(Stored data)
◆ ◆ ◆
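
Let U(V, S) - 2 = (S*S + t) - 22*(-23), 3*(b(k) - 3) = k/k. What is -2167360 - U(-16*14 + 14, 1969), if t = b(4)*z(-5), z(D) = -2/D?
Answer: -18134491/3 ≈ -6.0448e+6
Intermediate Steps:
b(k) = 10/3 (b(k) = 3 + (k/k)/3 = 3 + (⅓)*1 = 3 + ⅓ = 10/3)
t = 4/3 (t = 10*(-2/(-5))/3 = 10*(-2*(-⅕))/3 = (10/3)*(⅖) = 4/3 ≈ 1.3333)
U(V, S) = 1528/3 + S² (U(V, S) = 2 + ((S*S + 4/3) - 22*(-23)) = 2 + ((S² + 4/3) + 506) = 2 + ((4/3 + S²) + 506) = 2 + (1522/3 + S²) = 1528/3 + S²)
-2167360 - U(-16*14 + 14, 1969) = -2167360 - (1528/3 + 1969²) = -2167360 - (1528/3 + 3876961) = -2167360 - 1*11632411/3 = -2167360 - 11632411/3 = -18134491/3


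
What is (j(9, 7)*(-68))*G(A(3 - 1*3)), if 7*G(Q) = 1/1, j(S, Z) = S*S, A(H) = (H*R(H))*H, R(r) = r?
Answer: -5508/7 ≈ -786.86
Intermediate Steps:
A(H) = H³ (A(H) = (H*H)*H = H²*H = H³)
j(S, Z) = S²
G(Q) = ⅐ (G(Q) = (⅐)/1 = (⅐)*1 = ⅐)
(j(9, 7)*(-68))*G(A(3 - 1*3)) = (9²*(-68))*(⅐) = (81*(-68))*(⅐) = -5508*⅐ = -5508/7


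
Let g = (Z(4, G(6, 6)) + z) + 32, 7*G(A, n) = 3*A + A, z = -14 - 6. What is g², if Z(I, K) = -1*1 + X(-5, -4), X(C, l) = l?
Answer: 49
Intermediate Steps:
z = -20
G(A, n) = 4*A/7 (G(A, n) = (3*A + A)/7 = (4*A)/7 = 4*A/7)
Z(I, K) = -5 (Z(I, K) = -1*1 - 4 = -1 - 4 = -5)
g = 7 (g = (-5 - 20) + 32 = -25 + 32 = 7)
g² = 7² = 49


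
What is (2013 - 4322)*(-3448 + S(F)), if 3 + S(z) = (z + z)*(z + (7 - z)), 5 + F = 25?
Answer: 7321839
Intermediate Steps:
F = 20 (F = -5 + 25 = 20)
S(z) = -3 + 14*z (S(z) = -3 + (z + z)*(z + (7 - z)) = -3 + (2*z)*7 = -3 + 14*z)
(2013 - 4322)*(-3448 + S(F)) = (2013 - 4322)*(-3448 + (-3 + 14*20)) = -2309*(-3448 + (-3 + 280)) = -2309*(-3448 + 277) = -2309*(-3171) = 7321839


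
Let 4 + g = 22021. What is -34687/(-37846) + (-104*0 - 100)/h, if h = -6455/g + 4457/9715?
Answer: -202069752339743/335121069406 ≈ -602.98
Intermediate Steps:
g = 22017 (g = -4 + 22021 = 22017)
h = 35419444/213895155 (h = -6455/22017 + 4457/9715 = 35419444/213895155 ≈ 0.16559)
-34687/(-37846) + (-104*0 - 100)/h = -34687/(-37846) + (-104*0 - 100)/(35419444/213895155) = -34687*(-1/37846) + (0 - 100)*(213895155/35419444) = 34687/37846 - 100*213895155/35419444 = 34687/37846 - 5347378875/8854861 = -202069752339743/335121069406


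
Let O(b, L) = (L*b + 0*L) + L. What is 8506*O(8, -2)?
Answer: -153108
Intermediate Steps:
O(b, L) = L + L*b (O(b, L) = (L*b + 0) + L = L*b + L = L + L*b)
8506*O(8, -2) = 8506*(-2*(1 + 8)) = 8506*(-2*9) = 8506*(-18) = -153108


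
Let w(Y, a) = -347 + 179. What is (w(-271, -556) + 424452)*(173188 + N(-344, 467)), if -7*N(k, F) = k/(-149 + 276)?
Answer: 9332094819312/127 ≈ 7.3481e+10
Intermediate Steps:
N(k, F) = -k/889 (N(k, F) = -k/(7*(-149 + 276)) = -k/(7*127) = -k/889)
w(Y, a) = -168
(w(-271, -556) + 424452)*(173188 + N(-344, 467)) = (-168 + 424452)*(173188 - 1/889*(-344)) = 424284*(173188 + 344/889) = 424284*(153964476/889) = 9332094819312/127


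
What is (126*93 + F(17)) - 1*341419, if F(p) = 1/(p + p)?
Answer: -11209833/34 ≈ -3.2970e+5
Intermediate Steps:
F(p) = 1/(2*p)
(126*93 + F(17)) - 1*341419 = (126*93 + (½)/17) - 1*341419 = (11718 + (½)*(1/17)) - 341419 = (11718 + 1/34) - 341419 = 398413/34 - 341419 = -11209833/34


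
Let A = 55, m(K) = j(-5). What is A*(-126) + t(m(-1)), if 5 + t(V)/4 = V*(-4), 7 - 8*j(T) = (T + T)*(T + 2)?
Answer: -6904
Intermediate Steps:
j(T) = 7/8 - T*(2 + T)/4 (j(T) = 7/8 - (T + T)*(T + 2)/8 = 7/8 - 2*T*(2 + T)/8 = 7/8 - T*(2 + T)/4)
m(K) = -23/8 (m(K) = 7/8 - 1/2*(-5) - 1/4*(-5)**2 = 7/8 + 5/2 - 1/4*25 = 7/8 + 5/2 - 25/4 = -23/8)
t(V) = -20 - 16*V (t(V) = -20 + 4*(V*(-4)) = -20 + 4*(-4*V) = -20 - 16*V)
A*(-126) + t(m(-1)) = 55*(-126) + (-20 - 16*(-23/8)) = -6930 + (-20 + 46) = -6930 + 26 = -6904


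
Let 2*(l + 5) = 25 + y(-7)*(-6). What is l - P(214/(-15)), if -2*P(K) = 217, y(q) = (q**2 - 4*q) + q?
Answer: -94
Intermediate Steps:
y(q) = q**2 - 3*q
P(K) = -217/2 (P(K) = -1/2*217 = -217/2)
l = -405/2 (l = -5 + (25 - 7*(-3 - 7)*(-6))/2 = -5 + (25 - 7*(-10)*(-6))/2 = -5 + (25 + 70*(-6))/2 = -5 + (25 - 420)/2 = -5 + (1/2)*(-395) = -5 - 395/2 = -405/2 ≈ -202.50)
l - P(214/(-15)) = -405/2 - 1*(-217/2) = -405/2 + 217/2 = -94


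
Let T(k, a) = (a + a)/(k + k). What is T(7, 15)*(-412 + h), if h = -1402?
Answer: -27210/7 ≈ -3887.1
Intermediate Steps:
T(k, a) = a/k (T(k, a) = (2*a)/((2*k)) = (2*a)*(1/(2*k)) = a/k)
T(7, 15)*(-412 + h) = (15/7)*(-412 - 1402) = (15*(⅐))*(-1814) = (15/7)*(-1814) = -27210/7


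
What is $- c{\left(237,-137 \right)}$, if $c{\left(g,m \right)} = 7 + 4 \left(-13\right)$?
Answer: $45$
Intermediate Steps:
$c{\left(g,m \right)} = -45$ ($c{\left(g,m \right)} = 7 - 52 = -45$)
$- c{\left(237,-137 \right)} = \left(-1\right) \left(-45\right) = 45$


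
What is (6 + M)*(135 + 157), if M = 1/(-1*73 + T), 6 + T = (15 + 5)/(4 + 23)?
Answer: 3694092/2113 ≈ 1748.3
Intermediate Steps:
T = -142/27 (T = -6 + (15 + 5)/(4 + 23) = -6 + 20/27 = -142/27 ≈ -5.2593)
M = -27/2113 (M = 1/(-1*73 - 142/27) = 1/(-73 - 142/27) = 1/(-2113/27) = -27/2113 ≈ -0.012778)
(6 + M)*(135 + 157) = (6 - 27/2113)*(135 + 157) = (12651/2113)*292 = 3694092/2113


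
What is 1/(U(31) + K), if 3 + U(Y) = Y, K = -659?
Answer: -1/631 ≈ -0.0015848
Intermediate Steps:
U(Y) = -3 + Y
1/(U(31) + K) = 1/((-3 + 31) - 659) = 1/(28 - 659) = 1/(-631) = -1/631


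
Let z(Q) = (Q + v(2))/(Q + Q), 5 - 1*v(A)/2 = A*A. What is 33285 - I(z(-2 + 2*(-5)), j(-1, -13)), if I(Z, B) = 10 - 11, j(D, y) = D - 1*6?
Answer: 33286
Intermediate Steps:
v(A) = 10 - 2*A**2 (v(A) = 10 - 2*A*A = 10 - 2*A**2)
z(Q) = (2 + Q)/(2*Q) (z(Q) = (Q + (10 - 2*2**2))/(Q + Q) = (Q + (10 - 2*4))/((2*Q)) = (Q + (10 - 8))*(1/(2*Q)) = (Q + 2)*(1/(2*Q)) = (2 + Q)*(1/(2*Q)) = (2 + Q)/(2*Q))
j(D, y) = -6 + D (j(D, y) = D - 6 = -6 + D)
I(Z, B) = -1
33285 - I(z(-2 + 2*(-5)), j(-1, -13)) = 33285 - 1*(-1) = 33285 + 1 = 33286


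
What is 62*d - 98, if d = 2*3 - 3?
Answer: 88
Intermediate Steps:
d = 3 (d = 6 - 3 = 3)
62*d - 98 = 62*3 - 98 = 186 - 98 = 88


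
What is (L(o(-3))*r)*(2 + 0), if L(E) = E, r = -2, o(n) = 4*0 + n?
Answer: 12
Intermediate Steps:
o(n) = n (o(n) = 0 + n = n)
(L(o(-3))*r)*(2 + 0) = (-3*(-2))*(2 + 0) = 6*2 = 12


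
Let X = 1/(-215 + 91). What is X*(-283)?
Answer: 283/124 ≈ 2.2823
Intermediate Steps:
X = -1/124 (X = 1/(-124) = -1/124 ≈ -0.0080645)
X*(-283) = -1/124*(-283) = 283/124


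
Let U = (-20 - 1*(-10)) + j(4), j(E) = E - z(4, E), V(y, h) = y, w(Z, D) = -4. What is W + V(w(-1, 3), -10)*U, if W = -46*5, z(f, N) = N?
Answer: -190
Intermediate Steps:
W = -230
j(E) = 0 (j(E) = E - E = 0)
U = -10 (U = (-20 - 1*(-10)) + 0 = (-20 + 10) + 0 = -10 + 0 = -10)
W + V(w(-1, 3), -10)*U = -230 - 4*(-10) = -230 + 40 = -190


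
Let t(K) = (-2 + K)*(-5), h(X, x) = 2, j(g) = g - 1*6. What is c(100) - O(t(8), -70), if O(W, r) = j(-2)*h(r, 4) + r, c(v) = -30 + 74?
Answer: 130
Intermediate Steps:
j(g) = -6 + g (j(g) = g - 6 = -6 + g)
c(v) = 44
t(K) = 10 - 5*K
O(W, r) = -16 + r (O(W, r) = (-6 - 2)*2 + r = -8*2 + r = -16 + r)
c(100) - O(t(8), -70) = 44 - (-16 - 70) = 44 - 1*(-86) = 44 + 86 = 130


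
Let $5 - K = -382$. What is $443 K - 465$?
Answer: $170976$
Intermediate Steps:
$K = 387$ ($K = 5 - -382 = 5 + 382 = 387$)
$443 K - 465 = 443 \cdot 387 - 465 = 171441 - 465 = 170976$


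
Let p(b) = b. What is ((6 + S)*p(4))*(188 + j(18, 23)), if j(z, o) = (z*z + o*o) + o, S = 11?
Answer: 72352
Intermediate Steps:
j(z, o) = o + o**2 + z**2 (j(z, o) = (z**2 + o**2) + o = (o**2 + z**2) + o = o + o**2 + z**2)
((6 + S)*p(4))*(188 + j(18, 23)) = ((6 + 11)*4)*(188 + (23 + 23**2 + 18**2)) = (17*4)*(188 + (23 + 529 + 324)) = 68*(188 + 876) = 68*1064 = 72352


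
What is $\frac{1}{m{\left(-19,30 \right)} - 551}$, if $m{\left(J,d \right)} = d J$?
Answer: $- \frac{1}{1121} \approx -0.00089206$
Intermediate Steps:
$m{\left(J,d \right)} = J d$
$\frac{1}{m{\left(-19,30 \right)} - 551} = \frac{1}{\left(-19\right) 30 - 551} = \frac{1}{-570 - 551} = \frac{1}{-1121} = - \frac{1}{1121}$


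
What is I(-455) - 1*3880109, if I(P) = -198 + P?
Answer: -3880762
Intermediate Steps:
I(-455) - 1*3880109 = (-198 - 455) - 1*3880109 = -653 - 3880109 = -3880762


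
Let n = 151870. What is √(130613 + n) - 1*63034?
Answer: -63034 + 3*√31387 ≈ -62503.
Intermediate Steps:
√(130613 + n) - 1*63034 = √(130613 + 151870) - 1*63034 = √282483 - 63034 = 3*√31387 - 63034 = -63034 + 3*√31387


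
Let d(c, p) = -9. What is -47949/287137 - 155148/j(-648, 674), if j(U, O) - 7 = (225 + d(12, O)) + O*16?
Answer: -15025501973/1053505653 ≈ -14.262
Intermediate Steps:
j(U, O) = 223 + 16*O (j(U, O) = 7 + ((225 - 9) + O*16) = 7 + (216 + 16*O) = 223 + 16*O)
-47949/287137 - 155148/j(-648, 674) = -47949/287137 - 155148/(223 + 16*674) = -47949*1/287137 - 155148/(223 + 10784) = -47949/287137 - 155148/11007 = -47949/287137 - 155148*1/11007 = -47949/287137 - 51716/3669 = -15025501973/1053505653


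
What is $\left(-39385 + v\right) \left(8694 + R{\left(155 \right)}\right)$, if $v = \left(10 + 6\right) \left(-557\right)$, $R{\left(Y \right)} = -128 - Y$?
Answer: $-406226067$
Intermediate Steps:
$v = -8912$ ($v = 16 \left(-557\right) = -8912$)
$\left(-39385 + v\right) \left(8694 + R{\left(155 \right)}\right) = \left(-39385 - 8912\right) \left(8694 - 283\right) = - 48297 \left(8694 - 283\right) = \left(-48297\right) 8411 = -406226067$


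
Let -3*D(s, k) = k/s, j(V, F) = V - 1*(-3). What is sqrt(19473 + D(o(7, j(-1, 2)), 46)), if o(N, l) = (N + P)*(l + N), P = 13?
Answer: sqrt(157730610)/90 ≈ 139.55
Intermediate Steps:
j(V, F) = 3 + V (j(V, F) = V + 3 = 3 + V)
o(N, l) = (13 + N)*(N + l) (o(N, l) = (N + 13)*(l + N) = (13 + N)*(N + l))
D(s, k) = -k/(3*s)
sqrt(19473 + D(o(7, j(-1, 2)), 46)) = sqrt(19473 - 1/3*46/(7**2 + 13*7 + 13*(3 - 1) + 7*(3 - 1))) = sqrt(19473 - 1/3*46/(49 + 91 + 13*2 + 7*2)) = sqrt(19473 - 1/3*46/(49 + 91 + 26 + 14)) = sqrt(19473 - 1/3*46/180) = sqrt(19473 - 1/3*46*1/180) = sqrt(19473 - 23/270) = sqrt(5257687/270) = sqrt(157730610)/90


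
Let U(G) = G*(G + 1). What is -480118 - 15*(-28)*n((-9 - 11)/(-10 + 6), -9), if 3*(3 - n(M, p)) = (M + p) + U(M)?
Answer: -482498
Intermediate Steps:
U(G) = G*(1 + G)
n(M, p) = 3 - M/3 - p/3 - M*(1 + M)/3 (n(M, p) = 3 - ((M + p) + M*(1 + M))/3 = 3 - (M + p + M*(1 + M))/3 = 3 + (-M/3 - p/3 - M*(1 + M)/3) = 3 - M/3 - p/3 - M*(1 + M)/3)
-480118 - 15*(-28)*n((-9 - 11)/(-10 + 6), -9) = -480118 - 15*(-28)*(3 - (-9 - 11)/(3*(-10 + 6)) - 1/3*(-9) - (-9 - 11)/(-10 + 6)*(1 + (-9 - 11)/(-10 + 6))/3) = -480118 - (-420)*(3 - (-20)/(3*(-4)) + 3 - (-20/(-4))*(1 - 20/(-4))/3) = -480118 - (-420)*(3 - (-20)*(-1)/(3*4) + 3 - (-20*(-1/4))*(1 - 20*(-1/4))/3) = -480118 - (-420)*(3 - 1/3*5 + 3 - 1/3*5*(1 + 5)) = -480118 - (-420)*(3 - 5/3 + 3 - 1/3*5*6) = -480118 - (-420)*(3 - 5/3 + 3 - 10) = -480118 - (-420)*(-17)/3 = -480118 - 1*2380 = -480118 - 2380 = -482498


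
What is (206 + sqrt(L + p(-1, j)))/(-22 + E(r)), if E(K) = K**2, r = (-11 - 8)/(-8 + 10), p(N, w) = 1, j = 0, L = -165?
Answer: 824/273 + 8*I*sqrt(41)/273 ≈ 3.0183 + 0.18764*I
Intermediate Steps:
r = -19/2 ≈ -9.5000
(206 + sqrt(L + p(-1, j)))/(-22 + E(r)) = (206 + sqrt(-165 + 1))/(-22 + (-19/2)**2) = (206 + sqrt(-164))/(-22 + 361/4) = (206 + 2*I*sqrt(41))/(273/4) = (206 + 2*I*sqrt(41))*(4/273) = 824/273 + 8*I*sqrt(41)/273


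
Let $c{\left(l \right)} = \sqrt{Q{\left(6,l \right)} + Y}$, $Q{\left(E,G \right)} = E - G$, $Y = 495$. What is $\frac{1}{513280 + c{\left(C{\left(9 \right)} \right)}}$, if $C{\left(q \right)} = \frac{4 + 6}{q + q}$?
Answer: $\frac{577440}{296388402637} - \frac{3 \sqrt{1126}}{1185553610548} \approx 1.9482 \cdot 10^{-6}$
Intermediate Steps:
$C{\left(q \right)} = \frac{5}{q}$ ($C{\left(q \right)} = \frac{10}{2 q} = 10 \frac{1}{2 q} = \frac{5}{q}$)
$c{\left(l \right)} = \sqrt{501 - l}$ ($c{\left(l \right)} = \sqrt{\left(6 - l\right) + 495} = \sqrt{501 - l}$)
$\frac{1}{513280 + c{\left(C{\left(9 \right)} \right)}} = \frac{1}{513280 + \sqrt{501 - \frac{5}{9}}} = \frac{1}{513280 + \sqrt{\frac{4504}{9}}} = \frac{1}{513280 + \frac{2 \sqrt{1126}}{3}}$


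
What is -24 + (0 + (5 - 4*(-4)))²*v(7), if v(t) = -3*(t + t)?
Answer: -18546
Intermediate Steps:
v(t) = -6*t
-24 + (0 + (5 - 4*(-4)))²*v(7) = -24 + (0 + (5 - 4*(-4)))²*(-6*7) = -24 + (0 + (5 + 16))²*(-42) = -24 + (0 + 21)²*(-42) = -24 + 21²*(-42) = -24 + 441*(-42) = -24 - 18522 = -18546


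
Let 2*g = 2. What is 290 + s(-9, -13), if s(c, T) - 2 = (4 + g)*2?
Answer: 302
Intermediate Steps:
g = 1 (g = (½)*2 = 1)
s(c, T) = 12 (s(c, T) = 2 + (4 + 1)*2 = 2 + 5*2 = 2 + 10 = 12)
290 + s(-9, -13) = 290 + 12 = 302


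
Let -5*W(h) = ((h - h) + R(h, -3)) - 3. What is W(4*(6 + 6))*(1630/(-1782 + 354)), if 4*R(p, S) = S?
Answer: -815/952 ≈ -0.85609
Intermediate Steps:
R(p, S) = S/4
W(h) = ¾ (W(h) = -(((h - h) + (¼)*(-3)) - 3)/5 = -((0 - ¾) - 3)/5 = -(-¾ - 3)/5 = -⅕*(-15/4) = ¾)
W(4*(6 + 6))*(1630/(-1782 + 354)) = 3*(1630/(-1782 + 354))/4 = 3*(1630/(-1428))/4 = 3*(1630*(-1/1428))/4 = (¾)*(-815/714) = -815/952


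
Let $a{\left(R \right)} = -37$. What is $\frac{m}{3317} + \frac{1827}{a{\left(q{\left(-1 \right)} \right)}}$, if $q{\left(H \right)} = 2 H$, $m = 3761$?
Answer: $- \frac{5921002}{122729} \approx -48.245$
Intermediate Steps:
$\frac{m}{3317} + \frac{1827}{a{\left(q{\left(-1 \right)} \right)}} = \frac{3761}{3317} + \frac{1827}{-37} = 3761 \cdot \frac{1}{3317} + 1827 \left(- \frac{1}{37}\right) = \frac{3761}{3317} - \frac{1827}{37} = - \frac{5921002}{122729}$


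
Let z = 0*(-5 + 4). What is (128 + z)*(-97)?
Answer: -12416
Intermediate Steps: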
◆ ◆ ◆
Above are the records; from them, give again exactly the lines from the one containing "Answer: -18546" to the one containing "Answer: 302", both lines included, and nothing more.

Exercise response -
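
Answer: -18546
Intermediate Steps:
v(t) = -6*t
-24 + (0 + (5 - 4*(-4)))²*v(7) = -24 + (0 + (5 - 4*(-4)))²*(-6*7) = -24 + (0 + (5 + 16))²*(-42) = -24 + (0 + 21)²*(-42) = -24 + 21²*(-42) = -24 + 441*(-42) = -24 - 18522 = -18546


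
Let 2*g = 2. What is 290 + s(-9, -13), if s(c, T) - 2 = (4 + g)*2?
Answer: 302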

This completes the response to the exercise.